Stored data entries:
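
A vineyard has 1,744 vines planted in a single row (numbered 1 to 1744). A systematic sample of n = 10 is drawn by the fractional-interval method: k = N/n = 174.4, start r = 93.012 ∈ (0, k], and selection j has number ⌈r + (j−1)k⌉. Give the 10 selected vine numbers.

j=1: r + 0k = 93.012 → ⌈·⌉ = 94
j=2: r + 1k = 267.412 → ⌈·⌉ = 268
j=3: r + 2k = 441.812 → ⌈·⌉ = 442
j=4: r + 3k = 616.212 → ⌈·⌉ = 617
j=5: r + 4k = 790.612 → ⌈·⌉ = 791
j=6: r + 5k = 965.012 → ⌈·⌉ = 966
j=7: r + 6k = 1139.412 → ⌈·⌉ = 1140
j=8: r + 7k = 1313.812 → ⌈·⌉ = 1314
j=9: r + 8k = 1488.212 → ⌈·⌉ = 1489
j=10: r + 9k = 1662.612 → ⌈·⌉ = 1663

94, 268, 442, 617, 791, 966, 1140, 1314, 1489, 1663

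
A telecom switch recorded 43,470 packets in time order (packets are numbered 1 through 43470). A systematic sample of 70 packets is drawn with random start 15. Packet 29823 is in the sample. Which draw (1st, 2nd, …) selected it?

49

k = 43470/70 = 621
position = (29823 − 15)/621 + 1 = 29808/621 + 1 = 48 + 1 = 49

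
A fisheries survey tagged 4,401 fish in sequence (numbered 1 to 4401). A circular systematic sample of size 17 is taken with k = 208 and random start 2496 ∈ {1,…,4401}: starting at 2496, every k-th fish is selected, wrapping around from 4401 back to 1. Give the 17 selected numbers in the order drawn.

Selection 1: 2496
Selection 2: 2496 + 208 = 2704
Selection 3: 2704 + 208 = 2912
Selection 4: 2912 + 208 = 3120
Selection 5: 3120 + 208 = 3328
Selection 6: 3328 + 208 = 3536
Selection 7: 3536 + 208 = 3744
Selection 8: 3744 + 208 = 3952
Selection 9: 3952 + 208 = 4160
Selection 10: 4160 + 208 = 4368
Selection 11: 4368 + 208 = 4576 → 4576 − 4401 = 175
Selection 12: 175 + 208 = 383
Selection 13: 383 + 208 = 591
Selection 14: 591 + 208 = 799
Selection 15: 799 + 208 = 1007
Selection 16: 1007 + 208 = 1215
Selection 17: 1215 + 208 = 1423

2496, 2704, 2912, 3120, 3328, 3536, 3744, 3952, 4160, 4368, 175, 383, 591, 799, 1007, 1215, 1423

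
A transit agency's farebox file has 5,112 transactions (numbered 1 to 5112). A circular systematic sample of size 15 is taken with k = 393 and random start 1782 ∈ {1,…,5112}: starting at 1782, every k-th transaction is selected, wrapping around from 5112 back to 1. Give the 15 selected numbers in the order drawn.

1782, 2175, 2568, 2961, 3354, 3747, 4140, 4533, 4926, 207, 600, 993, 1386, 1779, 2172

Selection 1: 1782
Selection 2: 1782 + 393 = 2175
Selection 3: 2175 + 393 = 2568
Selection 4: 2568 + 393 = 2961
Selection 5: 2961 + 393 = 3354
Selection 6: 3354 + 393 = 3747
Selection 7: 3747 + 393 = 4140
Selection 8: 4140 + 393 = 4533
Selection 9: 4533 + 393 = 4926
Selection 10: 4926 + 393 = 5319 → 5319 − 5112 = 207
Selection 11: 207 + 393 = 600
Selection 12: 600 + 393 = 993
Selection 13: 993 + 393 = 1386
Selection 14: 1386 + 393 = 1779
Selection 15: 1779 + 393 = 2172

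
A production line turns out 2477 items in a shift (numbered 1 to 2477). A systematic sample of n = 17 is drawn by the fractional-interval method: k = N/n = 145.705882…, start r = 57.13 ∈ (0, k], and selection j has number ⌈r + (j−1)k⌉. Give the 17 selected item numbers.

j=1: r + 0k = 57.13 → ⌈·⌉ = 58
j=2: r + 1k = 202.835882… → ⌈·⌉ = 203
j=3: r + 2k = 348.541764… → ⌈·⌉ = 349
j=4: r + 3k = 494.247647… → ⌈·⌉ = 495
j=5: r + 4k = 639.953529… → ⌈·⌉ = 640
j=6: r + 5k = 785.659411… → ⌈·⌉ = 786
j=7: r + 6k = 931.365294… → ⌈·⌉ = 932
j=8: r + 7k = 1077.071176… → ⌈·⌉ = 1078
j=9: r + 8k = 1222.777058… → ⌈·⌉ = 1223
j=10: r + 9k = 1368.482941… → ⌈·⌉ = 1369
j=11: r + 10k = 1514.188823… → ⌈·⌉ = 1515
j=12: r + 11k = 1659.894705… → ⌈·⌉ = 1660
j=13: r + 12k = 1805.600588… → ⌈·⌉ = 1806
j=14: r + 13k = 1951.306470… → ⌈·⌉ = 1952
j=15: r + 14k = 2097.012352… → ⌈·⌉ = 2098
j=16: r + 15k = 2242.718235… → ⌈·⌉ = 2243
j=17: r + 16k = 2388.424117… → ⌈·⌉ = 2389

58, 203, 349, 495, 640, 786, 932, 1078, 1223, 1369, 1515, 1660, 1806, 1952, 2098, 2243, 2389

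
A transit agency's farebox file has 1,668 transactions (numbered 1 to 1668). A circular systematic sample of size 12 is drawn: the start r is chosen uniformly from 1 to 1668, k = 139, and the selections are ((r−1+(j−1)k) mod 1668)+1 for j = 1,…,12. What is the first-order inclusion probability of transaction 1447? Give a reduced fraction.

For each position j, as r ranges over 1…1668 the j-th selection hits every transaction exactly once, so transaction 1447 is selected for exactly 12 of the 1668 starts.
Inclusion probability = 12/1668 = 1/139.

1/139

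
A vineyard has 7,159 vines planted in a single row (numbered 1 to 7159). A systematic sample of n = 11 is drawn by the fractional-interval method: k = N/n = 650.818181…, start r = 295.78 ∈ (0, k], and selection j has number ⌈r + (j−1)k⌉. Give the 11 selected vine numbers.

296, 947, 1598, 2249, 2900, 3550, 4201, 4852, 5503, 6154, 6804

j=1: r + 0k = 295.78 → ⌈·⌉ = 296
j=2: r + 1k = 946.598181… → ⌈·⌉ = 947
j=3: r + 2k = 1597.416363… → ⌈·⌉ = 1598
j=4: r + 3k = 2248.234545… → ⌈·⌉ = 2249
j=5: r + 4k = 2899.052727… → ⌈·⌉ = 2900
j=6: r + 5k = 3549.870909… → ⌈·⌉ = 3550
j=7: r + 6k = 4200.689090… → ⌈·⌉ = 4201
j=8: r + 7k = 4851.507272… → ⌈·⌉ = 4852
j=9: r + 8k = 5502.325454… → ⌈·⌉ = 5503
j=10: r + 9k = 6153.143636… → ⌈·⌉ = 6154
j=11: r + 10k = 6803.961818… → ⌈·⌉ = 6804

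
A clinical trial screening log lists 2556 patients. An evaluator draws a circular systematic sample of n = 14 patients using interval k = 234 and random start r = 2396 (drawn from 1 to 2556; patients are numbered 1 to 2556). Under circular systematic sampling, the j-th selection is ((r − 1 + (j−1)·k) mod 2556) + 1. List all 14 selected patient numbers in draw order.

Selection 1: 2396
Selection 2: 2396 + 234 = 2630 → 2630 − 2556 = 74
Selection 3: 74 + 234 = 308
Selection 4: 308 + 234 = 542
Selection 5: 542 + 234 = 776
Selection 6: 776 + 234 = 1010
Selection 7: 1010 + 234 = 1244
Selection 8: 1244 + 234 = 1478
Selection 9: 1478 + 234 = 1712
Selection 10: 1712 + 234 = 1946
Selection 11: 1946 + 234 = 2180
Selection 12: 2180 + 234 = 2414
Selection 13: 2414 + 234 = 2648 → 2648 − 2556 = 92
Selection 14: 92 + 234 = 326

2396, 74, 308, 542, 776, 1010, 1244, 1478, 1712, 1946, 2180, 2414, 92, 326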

__Task to carry out__. Would you reproduce every record above exactly as it appears?

__Task response__.
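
A vineyard has 1,744 vines planted in a single row (numbered 1 to 1744). A systematic sample of n = 10 is drawn by the fractional-interval method: k = N/n = 174.4, start r = 93.012 ∈ (0, k], and selection j has number ⌈r + (j−1)k⌉. Give the 10 selected vine numbers.

j=1: r + 0k = 93.012 → ⌈·⌉ = 94
j=2: r + 1k = 267.412 → ⌈·⌉ = 268
j=3: r + 2k = 441.812 → ⌈·⌉ = 442
j=4: r + 3k = 616.212 → ⌈·⌉ = 617
j=5: r + 4k = 790.612 → ⌈·⌉ = 791
j=6: r + 5k = 965.012 → ⌈·⌉ = 966
j=7: r + 6k = 1139.412 → ⌈·⌉ = 1140
j=8: r + 7k = 1313.812 → ⌈·⌉ = 1314
j=9: r + 8k = 1488.212 → ⌈·⌉ = 1489
j=10: r + 9k = 1662.612 → ⌈·⌉ = 1663

94, 268, 442, 617, 791, 966, 1140, 1314, 1489, 1663

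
A telecom switch recorded 43,470 packets in time order (packets are numbered 1 through 43470). A systematic sample of 70 packets is drawn with random start 15. Packet 29823 is in the sample. Which draw (1st, 2nd, …) selected it?

49

k = 43470/70 = 621
position = (29823 − 15)/621 + 1 = 29808/621 + 1 = 48 + 1 = 49

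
A fisheries survey tagged 4,401 fish in sequence (numbered 1 to 4401). A circular systematic sample of size 17 is taken with k = 208 and random start 2496 ∈ {1,…,4401}: starting at 2496, every k-th fish is selected, wrapping around from 4401 back to 1. Give the 17 selected numbers in the order drawn.

Selection 1: 2496
Selection 2: 2496 + 208 = 2704
Selection 3: 2704 + 208 = 2912
Selection 4: 2912 + 208 = 3120
Selection 5: 3120 + 208 = 3328
Selection 6: 3328 + 208 = 3536
Selection 7: 3536 + 208 = 3744
Selection 8: 3744 + 208 = 3952
Selection 9: 3952 + 208 = 4160
Selection 10: 4160 + 208 = 4368
Selection 11: 4368 + 208 = 4576 → 4576 − 4401 = 175
Selection 12: 175 + 208 = 383
Selection 13: 383 + 208 = 591
Selection 14: 591 + 208 = 799
Selection 15: 799 + 208 = 1007
Selection 16: 1007 + 208 = 1215
Selection 17: 1215 + 208 = 1423

2496, 2704, 2912, 3120, 3328, 3536, 3744, 3952, 4160, 4368, 175, 383, 591, 799, 1007, 1215, 1423

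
A transit agency's farebox file has 5,112 transactions (numbered 1 to 5112). A circular systematic sample of size 15 is taken with k = 393 and random start 1782 ∈ {1,…,5112}: starting at 1782, every k-th transaction is selected, wrapping around from 5112 back to 1. Give the 15 selected numbers in the order drawn.

1782, 2175, 2568, 2961, 3354, 3747, 4140, 4533, 4926, 207, 600, 993, 1386, 1779, 2172

Selection 1: 1782
Selection 2: 1782 + 393 = 2175
Selection 3: 2175 + 393 = 2568
Selection 4: 2568 + 393 = 2961
Selection 5: 2961 + 393 = 3354
Selection 6: 3354 + 393 = 3747
Selection 7: 3747 + 393 = 4140
Selection 8: 4140 + 393 = 4533
Selection 9: 4533 + 393 = 4926
Selection 10: 4926 + 393 = 5319 → 5319 − 5112 = 207
Selection 11: 207 + 393 = 600
Selection 12: 600 + 393 = 993
Selection 13: 993 + 393 = 1386
Selection 14: 1386 + 393 = 1779
Selection 15: 1779 + 393 = 2172

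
A production line turns out 2477 items in a shift (numbered 1 to 2477). A systematic sample of n = 17 is drawn by the fractional-interval method: k = N/n = 145.705882…, start r = 57.13 ∈ (0, k], and selection j has number ⌈r + (j−1)k⌉. Give the 17 selected item numbers.

j=1: r + 0k = 57.13 → ⌈·⌉ = 58
j=2: r + 1k = 202.835882… → ⌈·⌉ = 203
j=3: r + 2k = 348.541764… → ⌈·⌉ = 349
j=4: r + 3k = 494.247647… → ⌈·⌉ = 495
j=5: r + 4k = 639.953529… → ⌈·⌉ = 640
j=6: r + 5k = 785.659411… → ⌈·⌉ = 786
j=7: r + 6k = 931.365294… → ⌈·⌉ = 932
j=8: r + 7k = 1077.071176… → ⌈·⌉ = 1078
j=9: r + 8k = 1222.777058… → ⌈·⌉ = 1223
j=10: r + 9k = 1368.482941… → ⌈·⌉ = 1369
j=11: r + 10k = 1514.188823… → ⌈·⌉ = 1515
j=12: r + 11k = 1659.894705… → ⌈·⌉ = 1660
j=13: r + 12k = 1805.600588… → ⌈·⌉ = 1806
j=14: r + 13k = 1951.306470… → ⌈·⌉ = 1952
j=15: r + 14k = 2097.012352… → ⌈·⌉ = 2098
j=16: r + 15k = 2242.718235… → ⌈·⌉ = 2243
j=17: r + 16k = 2388.424117… → ⌈·⌉ = 2389

58, 203, 349, 495, 640, 786, 932, 1078, 1223, 1369, 1515, 1660, 1806, 1952, 2098, 2243, 2389

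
A transit agency's farebox file has 1,668 transactions (numbered 1 to 1668). A circular systematic sample of size 12 is drawn: the start r is chosen uniformly from 1 to 1668, k = 139, and the selections are ((r−1+(j−1)k) mod 1668)+1 for j = 1,…,12. What is the first-order inclusion probability of transaction 1447? Give a reduced fraction.

For each position j, as r ranges over 1…1668 the j-th selection hits every transaction exactly once, so transaction 1447 is selected for exactly 12 of the 1668 starts.
Inclusion probability = 12/1668 = 1/139.

1/139

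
A vineyard has 7,159 vines planted in a single row (numbered 1 to 7159). A systematic sample of n = 11 is drawn by the fractional-interval method: k = N/n = 650.818181…, start r = 295.78 ∈ (0, k], and selection j has number ⌈r + (j−1)k⌉. Give the 11 selected vine numbers.

296, 947, 1598, 2249, 2900, 3550, 4201, 4852, 5503, 6154, 6804

j=1: r + 0k = 295.78 → ⌈·⌉ = 296
j=2: r + 1k = 946.598181… → ⌈·⌉ = 947
j=3: r + 2k = 1597.416363… → ⌈·⌉ = 1598
j=4: r + 3k = 2248.234545… → ⌈·⌉ = 2249
j=5: r + 4k = 2899.052727… → ⌈·⌉ = 2900
j=6: r + 5k = 3549.870909… → ⌈·⌉ = 3550
j=7: r + 6k = 4200.689090… → ⌈·⌉ = 4201
j=8: r + 7k = 4851.507272… → ⌈·⌉ = 4852
j=9: r + 8k = 5502.325454… → ⌈·⌉ = 5503
j=10: r + 9k = 6153.143636… → ⌈·⌉ = 6154
j=11: r + 10k = 6803.961818… → ⌈·⌉ = 6804

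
A clinical trial screening log lists 2556 patients. An evaluator draws a circular systematic sample of n = 14 patients using interval k = 234 and random start r = 2396 (drawn from 1 to 2556; patients are numbered 1 to 2556). Under circular systematic sampling, the j-th selection is ((r − 1 + (j−1)·k) mod 2556) + 1. List all 14 selected patient numbers in draw order.

Selection 1: 2396
Selection 2: 2396 + 234 = 2630 → 2630 − 2556 = 74
Selection 3: 74 + 234 = 308
Selection 4: 308 + 234 = 542
Selection 5: 542 + 234 = 776
Selection 6: 776 + 234 = 1010
Selection 7: 1010 + 234 = 1244
Selection 8: 1244 + 234 = 1478
Selection 9: 1478 + 234 = 1712
Selection 10: 1712 + 234 = 1946
Selection 11: 1946 + 234 = 2180
Selection 12: 2180 + 234 = 2414
Selection 13: 2414 + 234 = 2648 → 2648 − 2556 = 92
Selection 14: 92 + 234 = 326

2396, 74, 308, 542, 776, 1010, 1244, 1478, 1712, 1946, 2180, 2414, 92, 326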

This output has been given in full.